• EXERCISE INSTRUCTIONS
Nothing is to be altered. Print each record in full.

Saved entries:
--

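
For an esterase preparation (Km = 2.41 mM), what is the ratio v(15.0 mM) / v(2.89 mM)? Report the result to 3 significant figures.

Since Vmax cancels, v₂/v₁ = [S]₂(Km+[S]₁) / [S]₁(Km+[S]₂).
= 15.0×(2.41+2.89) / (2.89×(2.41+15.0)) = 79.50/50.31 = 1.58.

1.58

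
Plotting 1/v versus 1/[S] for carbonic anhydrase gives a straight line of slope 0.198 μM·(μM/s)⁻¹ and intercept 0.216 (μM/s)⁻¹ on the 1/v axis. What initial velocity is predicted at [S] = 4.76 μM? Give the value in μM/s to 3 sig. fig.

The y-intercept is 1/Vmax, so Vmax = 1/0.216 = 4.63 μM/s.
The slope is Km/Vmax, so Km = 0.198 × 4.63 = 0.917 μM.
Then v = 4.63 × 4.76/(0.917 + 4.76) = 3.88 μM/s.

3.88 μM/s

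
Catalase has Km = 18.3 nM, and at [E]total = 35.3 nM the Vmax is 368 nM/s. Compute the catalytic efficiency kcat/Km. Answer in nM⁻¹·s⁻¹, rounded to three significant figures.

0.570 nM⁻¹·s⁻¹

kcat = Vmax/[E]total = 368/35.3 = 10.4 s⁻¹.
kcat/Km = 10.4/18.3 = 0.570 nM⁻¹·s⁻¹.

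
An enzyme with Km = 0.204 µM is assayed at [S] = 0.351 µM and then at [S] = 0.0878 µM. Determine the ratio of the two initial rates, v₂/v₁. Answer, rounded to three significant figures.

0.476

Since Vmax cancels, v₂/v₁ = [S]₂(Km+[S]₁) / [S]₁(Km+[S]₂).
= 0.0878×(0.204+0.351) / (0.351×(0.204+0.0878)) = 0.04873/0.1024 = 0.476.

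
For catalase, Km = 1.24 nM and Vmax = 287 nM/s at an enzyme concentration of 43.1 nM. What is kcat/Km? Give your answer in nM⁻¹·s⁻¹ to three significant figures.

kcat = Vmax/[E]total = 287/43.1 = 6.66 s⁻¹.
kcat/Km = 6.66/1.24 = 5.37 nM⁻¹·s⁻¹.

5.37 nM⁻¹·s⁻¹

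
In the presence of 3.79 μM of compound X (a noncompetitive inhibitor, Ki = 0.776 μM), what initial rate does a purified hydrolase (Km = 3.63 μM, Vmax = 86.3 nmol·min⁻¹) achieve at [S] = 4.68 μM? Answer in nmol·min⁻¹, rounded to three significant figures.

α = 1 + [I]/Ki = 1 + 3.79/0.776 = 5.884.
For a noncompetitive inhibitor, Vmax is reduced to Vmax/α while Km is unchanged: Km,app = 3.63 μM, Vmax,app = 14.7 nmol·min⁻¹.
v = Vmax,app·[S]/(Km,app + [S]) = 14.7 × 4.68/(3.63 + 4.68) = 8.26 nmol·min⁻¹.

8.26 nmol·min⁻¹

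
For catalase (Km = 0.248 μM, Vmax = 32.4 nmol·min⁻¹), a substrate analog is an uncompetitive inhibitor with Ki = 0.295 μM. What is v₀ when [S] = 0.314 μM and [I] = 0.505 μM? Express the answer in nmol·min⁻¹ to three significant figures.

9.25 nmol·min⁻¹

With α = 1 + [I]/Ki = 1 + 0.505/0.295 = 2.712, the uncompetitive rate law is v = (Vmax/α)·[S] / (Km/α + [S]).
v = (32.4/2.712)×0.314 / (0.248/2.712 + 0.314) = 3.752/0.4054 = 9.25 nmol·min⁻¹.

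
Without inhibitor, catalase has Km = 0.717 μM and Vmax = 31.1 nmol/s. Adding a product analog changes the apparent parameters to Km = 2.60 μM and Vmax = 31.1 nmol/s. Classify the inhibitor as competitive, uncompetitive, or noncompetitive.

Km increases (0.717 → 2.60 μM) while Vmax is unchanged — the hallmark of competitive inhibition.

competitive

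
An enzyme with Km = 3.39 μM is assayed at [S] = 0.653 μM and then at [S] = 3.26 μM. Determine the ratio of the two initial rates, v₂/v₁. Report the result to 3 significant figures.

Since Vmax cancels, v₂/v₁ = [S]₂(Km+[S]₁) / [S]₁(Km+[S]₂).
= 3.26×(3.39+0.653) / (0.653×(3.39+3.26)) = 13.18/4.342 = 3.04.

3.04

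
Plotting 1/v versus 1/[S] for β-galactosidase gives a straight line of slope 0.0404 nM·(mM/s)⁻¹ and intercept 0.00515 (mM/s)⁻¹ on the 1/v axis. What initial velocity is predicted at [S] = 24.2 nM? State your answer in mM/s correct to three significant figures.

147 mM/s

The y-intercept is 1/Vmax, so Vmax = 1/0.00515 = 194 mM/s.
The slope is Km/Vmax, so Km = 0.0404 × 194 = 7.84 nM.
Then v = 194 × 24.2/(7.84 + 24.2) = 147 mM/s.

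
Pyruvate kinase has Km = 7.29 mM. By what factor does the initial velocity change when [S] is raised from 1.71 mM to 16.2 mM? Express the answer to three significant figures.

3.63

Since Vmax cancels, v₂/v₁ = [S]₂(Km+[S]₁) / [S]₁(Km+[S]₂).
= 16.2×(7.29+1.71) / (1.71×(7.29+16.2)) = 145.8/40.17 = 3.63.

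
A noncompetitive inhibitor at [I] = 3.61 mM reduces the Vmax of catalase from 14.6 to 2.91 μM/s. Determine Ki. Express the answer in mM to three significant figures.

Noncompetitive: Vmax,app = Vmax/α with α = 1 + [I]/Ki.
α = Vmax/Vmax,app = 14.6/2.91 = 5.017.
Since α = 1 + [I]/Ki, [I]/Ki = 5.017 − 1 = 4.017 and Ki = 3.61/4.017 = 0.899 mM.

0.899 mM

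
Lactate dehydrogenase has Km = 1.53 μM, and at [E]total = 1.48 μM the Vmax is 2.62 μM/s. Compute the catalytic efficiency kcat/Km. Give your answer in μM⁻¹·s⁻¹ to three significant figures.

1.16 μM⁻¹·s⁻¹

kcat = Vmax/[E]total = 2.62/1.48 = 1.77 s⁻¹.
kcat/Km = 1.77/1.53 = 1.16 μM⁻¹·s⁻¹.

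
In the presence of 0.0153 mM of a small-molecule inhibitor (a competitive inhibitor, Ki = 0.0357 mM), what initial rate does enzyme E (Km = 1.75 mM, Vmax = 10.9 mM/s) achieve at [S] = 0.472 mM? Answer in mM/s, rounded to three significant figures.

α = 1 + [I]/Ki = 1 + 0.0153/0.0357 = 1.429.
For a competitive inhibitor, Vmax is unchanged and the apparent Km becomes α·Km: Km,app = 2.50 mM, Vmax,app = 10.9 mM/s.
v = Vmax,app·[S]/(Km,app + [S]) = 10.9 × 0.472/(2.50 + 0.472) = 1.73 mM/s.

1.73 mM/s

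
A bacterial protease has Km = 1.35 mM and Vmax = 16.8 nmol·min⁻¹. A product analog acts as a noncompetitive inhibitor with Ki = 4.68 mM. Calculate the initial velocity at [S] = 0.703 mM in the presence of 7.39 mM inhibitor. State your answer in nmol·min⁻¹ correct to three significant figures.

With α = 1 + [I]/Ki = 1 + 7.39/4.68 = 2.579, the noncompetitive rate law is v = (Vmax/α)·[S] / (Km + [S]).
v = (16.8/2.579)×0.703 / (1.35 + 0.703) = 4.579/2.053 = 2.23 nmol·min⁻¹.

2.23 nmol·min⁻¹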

--

• RESULT OF THIS TASK
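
For an esterase preparation (Km = 2.41 mM), what is the ratio v(15.0 mM) / v(2.89 mM)? Report the result to 3 significant figures.

Since Vmax cancels, v₂/v₁ = [S]₂(Km+[S]₁) / [S]₁(Km+[S]₂).
= 15.0×(2.41+2.89) / (2.89×(2.41+15.0)) = 79.50/50.31 = 1.58.

1.58

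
Plotting 1/v versus 1/[S] for carbonic anhydrase gives a straight line of slope 0.198 μM·(μM/s)⁻¹ and intercept 0.216 (μM/s)⁻¹ on the 1/v axis. What initial velocity is predicted at [S] = 4.76 μM? Give the value in μM/s to 3 sig. fig.

The y-intercept is 1/Vmax, so Vmax = 1/0.216 = 4.63 μM/s.
The slope is Km/Vmax, so Km = 0.198 × 4.63 = 0.917 μM.
Then v = 4.63 × 4.76/(0.917 + 4.76) = 3.88 μM/s.

3.88 μM/s

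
Catalase has Km = 18.3 nM, and at [E]total = 35.3 nM the Vmax is 368 nM/s. Compute the catalytic efficiency kcat/Km. Answer in nM⁻¹·s⁻¹, rounded to three significant figures.

0.570 nM⁻¹·s⁻¹

kcat = Vmax/[E]total = 368/35.3 = 10.4 s⁻¹.
kcat/Km = 10.4/18.3 = 0.570 nM⁻¹·s⁻¹.

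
An enzyme with Km = 0.204 µM is assayed at [S] = 0.351 µM and then at [S] = 0.0878 µM. Determine the ratio of the two initial rates, v₂/v₁. Answer, rounded to three significant figures.

0.476

Since Vmax cancels, v₂/v₁ = [S]₂(Km+[S]₁) / [S]₁(Km+[S]₂).
= 0.0878×(0.204+0.351) / (0.351×(0.204+0.0878)) = 0.04873/0.1024 = 0.476.

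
For catalase, Km = 1.24 nM and Vmax = 287 nM/s at an enzyme concentration of 43.1 nM. What is kcat/Km? Give your answer in nM⁻¹·s⁻¹ to three significant figures.

kcat = Vmax/[E]total = 287/43.1 = 6.66 s⁻¹.
kcat/Km = 6.66/1.24 = 5.37 nM⁻¹·s⁻¹.

5.37 nM⁻¹·s⁻¹

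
In the presence of 3.79 μM of compound X (a noncompetitive inhibitor, Ki = 0.776 μM), what initial rate does a purified hydrolase (Km = 3.63 μM, Vmax = 86.3 nmol·min⁻¹) achieve at [S] = 4.68 μM? Answer in nmol·min⁻¹, rounded to three significant figures.

α = 1 + [I]/Ki = 1 + 3.79/0.776 = 5.884.
For a noncompetitive inhibitor, Vmax is reduced to Vmax/α while Km is unchanged: Km,app = 3.63 μM, Vmax,app = 14.7 nmol·min⁻¹.
v = Vmax,app·[S]/(Km,app + [S]) = 14.7 × 4.68/(3.63 + 4.68) = 8.26 nmol·min⁻¹.

8.26 nmol·min⁻¹

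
For catalase (Km = 0.248 μM, Vmax = 32.4 nmol·min⁻¹), a substrate analog is an uncompetitive inhibitor with Ki = 0.295 μM. What is v₀ when [S] = 0.314 μM and [I] = 0.505 μM? Express the answer in nmol·min⁻¹ to three significant figures.

9.25 nmol·min⁻¹

With α = 1 + [I]/Ki = 1 + 0.505/0.295 = 2.712, the uncompetitive rate law is v = (Vmax/α)·[S] / (Km/α + [S]).
v = (32.4/2.712)×0.314 / (0.248/2.712 + 0.314) = 3.752/0.4054 = 9.25 nmol·min⁻¹.

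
Without inhibitor, catalase has Km = 0.717 μM and Vmax = 31.1 nmol/s. Adding a product analog changes the apparent parameters to Km = 2.60 μM and Vmax = 31.1 nmol/s. Classify the inhibitor as competitive, uncompetitive, or noncompetitive.

Km increases (0.717 → 2.60 μM) while Vmax is unchanged — the hallmark of competitive inhibition.

competitive

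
An enzyme with Km = 3.39 μM is assayed at [S] = 0.653 μM and then at [S] = 3.26 μM. Determine the ratio of the two initial rates, v₂/v₁. Report the result to 3 significant figures.

Since Vmax cancels, v₂/v₁ = [S]₂(Km+[S]₁) / [S]₁(Km+[S]₂).
= 3.26×(3.39+0.653) / (0.653×(3.39+3.26)) = 13.18/4.342 = 3.04.

3.04

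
Plotting 1/v versus 1/[S] for β-galactosidase gives a straight line of slope 0.0404 nM·(mM/s)⁻¹ and intercept 0.00515 (mM/s)⁻¹ on the 1/v axis. What initial velocity is predicted at [S] = 24.2 nM? State your answer in mM/s correct to three significant figures.

147 mM/s

The y-intercept is 1/Vmax, so Vmax = 1/0.00515 = 194 mM/s.
The slope is Km/Vmax, so Km = 0.0404 × 194 = 7.84 nM.
Then v = 194 × 24.2/(7.84 + 24.2) = 147 mM/s.

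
Pyruvate kinase has Km = 7.29 mM. By what factor does the initial velocity change when [S] is raised from 1.71 mM to 16.2 mM? Express the answer to three significant figures.

3.63

Since Vmax cancels, v₂/v₁ = [S]₂(Km+[S]₁) / [S]₁(Km+[S]₂).
= 16.2×(7.29+1.71) / (1.71×(7.29+16.2)) = 145.8/40.17 = 3.63.

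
A noncompetitive inhibitor at [I] = 3.61 mM reduces the Vmax of catalase from 14.6 to 2.91 μM/s. Determine Ki. Express the answer in mM to three significant figures.

Noncompetitive: Vmax,app = Vmax/α with α = 1 + [I]/Ki.
α = Vmax/Vmax,app = 14.6/2.91 = 5.017.
Since α = 1 + [I]/Ki, [I]/Ki = 5.017 − 1 = 4.017 and Ki = 3.61/4.017 = 0.899 mM.

0.899 mM

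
Lactate dehydrogenase has Km = 1.53 μM, and at [E]total = 1.48 μM the Vmax is 2.62 μM/s. Compute the catalytic efficiency kcat/Km. Give your answer in μM⁻¹·s⁻¹ to three significant figures.

1.16 μM⁻¹·s⁻¹

kcat = Vmax/[E]total = 2.62/1.48 = 1.77 s⁻¹.
kcat/Km = 1.77/1.53 = 1.16 μM⁻¹·s⁻¹.

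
In the presence of 0.0153 mM of a small-molecule inhibitor (a competitive inhibitor, Ki = 0.0357 mM), what initial rate does enzyme E (Km = 1.75 mM, Vmax = 10.9 mM/s) achieve at [S] = 0.472 mM? Answer in mM/s, rounded to three significant figures.

α = 1 + [I]/Ki = 1 + 0.0153/0.0357 = 1.429.
For a competitive inhibitor, Vmax is unchanged and the apparent Km becomes α·Km: Km,app = 2.50 mM, Vmax,app = 10.9 mM/s.
v = Vmax,app·[S]/(Km,app + [S]) = 10.9 × 0.472/(2.50 + 0.472) = 1.73 mM/s.

1.73 mM/s

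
A bacterial protease has Km = 1.35 mM and Vmax = 16.8 nmol·min⁻¹. A product analog acts as a noncompetitive inhibitor with Ki = 4.68 mM. Calculate the initial velocity at [S] = 0.703 mM in the presence of 7.39 mM inhibitor. State your answer in nmol·min⁻¹ correct to three significant figures.

With α = 1 + [I]/Ki = 1 + 7.39/4.68 = 2.579, the noncompetitive rate law is v = (Vmax/α)·[S] / (Km + [S]).
v = (16.8/2.579)×0.703 / (1.35 + 0.703) = 4.579/2.053 = 2.23 nmol·min⁻¹.

2.23 nmol·min⁻¹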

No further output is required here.